┌─ Data for this exercise
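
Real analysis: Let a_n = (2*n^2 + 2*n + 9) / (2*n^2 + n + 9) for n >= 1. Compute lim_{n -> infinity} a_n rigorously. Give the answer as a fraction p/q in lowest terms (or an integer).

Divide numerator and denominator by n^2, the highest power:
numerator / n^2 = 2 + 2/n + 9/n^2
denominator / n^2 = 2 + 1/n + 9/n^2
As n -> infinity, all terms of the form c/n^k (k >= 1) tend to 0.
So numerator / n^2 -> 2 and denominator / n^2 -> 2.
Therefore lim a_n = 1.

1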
└─
How to complete this task: A word-for-word copy of all the entries is required.

Answer for this exercise:
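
Real analysis: Let a_n = (2*n^2 + 2*n + 9) / (2*n^2 + n + 9) for n >= 1. Compute lim_{n -> infinity} a_n rigorously. Give the answer as a fraction p/q in lowest terms (or an integer).

Divide numerator and denominator by n^2, the highest power:
numerator / n^2 = 2 + 2/n + 9/n^2
denominator / n^2 = 2 + 1/n + 9/n^2
As n -> infinity, all terms of the form c/n^k (k >= 1) tend to 0.
So numerator / n^2 -> 2 and denominator / n^2 -> 2.
Therefore lim a_n = 1.

1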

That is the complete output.